* WORK TASK:
Say only the number of lines in the entries below that contain "game".

* GIVEN ENTRIES:
● ● ● ● ●

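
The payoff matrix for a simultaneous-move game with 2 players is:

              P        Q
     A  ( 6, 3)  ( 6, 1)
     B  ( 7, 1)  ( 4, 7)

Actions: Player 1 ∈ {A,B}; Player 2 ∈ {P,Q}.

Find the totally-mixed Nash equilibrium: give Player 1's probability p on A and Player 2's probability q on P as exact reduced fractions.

p=3/4, q=2/3

P1 indiff ⇒ q·6+(1-q)·6 = q·7+(1-q)·4 ⇒ q(-1) = (1-q)(-2) ⇒ q = 2/3
P2 indiff ⇒ p·3+(1-p)·1 = p·1+(1-p)·7 ⇒ p(2) = (1-p)(6) ⇒ p = 3/4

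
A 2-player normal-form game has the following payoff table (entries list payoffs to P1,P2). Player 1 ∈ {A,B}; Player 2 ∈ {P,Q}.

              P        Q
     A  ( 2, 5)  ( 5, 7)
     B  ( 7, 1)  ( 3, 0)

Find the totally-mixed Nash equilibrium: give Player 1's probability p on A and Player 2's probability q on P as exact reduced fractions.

P1 indiff ⇒ q·2+(1-q)·5 = q·7+(1-q)·3 ⇒ q(-5) = (1-q)(-2) ⇒ q = 2/7
P2 indiff ⇒ p·5+(1-p)·1 = p·7+(1-p)·0 ⇒ p(-2) = (1-p)(-1) ⇒ p = 1/3

(p,q) = (1/3, 2/7)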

● ● ● ● ●

* SOLUTION TO THIS EXERCISE:
2